ENTRIES SUPPLIED
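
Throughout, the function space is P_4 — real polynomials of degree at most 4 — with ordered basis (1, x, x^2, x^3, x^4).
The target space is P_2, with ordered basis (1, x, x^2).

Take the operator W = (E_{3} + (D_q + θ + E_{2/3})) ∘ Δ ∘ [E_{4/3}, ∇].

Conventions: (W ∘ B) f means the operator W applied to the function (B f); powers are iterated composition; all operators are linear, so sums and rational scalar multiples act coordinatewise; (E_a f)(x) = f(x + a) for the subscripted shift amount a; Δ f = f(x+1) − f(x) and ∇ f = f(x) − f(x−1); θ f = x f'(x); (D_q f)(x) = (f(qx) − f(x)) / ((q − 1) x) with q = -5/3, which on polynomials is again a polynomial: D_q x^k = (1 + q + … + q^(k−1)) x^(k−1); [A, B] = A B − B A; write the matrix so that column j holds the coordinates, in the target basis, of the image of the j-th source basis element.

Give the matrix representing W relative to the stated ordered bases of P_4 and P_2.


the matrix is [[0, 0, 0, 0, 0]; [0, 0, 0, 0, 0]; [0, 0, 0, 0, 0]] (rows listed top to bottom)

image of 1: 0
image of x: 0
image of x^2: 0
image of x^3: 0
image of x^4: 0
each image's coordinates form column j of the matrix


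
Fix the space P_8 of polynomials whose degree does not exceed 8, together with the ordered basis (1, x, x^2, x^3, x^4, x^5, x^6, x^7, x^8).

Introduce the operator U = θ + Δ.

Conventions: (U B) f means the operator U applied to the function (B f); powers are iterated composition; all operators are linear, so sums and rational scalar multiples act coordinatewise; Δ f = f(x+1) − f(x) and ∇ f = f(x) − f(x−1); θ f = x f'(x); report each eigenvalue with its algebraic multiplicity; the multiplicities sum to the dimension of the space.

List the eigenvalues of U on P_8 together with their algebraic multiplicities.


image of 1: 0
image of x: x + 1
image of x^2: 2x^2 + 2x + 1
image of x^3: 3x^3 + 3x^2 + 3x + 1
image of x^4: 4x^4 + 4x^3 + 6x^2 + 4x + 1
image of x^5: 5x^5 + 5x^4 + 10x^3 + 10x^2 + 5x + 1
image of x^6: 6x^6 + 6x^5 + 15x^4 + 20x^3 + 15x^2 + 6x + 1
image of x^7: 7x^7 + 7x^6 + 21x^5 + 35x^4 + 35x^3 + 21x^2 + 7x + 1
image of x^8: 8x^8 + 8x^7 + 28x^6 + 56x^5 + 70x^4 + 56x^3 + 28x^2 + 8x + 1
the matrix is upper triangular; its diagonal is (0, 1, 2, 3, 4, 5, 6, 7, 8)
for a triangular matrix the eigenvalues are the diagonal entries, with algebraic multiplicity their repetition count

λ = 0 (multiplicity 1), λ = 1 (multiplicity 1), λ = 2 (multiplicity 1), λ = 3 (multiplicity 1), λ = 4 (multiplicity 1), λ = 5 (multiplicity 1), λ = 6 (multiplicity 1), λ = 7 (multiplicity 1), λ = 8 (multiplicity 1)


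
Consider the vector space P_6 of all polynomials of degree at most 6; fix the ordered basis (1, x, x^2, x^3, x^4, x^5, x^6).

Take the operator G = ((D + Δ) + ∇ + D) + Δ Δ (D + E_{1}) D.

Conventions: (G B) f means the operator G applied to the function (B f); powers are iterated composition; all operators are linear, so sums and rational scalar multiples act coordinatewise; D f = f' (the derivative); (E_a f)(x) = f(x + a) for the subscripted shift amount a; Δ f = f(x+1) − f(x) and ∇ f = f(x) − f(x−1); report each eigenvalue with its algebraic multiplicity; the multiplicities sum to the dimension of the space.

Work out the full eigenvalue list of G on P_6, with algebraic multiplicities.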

WHAT TO DO
Give the listing again. Leave every word as it stands.

SOLUTION FOR THIS PROBLEM
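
Throughout, the function space is P_4 — real polynomials of degree at most 4 — with ordered basis (1, x, x^2, x^3, x^4).
The target space is P_2, with ordered basis (1, x, x^2).

Take the operator W = (E_{3} + (D_q + θ + E_{2/3})) ∘ Δ ∘ [E_{4/3}, ∇].

Conventions: (W ∘ B) f means the operator W applied to the function (B f); powers are iterated composition; all operators are linear, so sums and rational scalar multiples act coordinatewise; (E_a f)(x) = f(x + a) for the subscripted shift amount a; Δ f = f(x+1) − f(x) and ∇ f = f(x) − f(x−1); θ f = x f'(x); (D_q f)(x) = (f(qx) − f(x)) / ((q − 1) x) with q = -5/3, which on polynomials is again a polynomial: D_q x^k = (1 + q + … + q^(k−1)) x^(k−1); [A, B] = A B − B A; write the matrix so that column j holds the coordinates, in the target basis, of the image of the j-th source basis element.

Give the matrix representing W relative to the stated ordered bases of P_4 and P_2.


the matrix is [[0, 0, 0, 0, 0]; [0, 0, 0, 0, 0]; [0, 0, 0, 0, 0]] (rows listed top to bottom)

image of 1: 0
image of x: 0
image of x^2: 0
image of x^3: 0
image of x^4: 0
each image's coordinates form column j of the matrix


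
Fix the space P_8 of polynomials whose degree does not exceed 8, together with the ordered basis (1, x, x^2, x^3, x^4, x^5, x^6, x^7, x^8).

Introduce the operator U = θ + Δ.

Conventions: (U B) f means the operator U applied to the function (B f); powers are iterated composition; all operators are linear, so sums and rational scalar multiples act coordinatewise; Δ f = f(x+1) − f(x) and ∇ f = f(x) − f(x−1); θ f = x f'(x); report each eigenvalue with its algebraic multiplicity; the multiplicities sum to the dimension of the space.

List the eigenvalues of U on P_8 together with their algebraic multiplicities.


image of 1: 0
image of x: x + 1
image of x^2: 2x^2 + 2x + 1
image of x^3: 3x^3 + 3x^2 + 3x + 1
image of x^4: 4x^4 + 4x^3 + 6x^2 + 4x + 1
image of x^5: 5x^5 + 5x^4 + 10x^3 + 10x^2 + 5x + 1
image of x^6: 6x^6 + 6x^5 + 15x^4 + 20x^3 + 15x^2 + 6x + 1
image of x^7: 7x^7 + 7x^6 + 21x^5 + 35x^4 + 35x^3 + 21x^2 + 7x + 1
image of x^8: 8x^8 + 8x^7 + 28x^6 + 56x^5 + 70x^4 + 56x^3 + 28x^2 + 8x + 1
the matrix is upper triangular; its diagonal is (0, 1, 2, 3, 4, 5, 6, 7, 8)
for a triangular matrix the eigenvalues are the diagonal entries, with algebraic multiplicity their repetition count

λ = 0 (multiplicity 1), λ = 1 (multiplicity 1), λ = 2 (multiplicity 1), λ = 3 (multiplicity 1), λ = 4 (multiplicity 1), λ = 5 (multiplicity 1), λ = 6 (multiplicity 1), λ = 7 (multiplicity 1), λ = 8 (multiplicity 1)


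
Consider the vector space P_6 of all polynomials of degree at most 6; fix the ordered basis (1, x, x^2, x^3, x^4, x^5, x^6).

Take the operator G = ((D + Δ) + ∇ + D) + Δ Δ (D + E_{1}) D.

Conventions: (G B) f means the operator G applied to the function (B f); powers are iterated composition; all operators are linear, so sums and rational scalar multiples act coordinatewise; D f = f' (the derivative); (E_a f)(x) = f(x + a) for the subscripted shift amount a; Δ f = f(x+1) − f(x) and ∇ f = f(x) − f(x−1); report each eigenvalue with its algebraic multiplicity; the multiplicities sum to the dimension of the space.

Work out the full eigenvalue list of G on P_6, with algebraic multiplicities.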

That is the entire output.